---------- LISTED RECORDS ----------
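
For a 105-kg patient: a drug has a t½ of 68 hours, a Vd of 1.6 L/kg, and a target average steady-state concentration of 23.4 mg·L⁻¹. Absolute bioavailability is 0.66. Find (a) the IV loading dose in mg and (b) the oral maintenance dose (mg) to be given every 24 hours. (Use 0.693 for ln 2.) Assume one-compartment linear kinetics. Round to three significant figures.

Vd = 1.6 L/kg × 105 kg = 168.0 L
LD = Vd × C = 168.0 × 23.4 = 3931 mg
CL = 0.693 × Vd / t½ = 0.693 × 168.0 / 68 = 1.712 L/h
D = CL × Css × τ / F = 1.712 × 23.4 × 24 / 0.66 = 1457 mg

(a) 3930 mg; (b) 1460 mg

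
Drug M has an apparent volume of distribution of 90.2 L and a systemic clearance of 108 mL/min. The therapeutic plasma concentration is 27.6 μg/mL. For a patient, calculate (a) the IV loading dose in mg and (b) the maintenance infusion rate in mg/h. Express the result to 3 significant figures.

Loading: fill Vd to C_target → 90.20 L × 27.6 mg/L = 2490 mg
Convert clearance: 108 mL/min × 60 min/h ÷ 1000 mL/L = 6.480 L/h
Maintenance infusion rate = CL × Css = 6.480 × 27.6 = 178.8 mg/h

(a) 2490 mg; (b) 179 mg/h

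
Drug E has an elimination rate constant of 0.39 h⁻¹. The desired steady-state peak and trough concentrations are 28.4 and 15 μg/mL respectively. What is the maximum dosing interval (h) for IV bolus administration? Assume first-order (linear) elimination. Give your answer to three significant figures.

1.64 h

Between IV bolus doses, concentration decays as C = C₀·e^(−kτ), so C_peak/C_trough = e^(kτ).
τ_max = ln(C_peak/C_trough) / k = ln(28.4/15) / 0.3900 = 0.6383 / 0.3900 = 1.637 h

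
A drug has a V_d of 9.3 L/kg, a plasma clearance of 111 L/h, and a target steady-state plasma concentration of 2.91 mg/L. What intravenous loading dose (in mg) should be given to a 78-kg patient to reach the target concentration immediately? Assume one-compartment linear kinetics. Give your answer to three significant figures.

2110 mg

Vd(total) = 78 kg × 9.3 L/kg = 725.4 L
The loading dose fills Vd to the target concentration; clearance is irrelevant here.
LD = Vd × C = 725.4 × 2.910 = 2111 mg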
----------
## DIRECTIONS FOR THIS TASK
Your task is to write out, exactly, the line that holds "A drug has a V_d" and every line after it until the records end.

## FINAL ANSWER
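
A drug has a V_d of 9.3 L/kg, a plasma clearance of 111 L/h, and a target steady-state plasma concentration of 2.91 mg/L. What intravenous loading dose (in mg) should be given to a 78-kg patient to reach the target concentration immediately? Assume one-compartment linear kinetics. Give your answer to three significant figures.

2110 mg

Vd(total) = 78 kg × 9.3 L/kg = 725.4 L
The loading dose fills Vd to the target concentration; clearance is irrelevant here.
LD = Vd × C = 725.4 × 2.910 = 2111 mg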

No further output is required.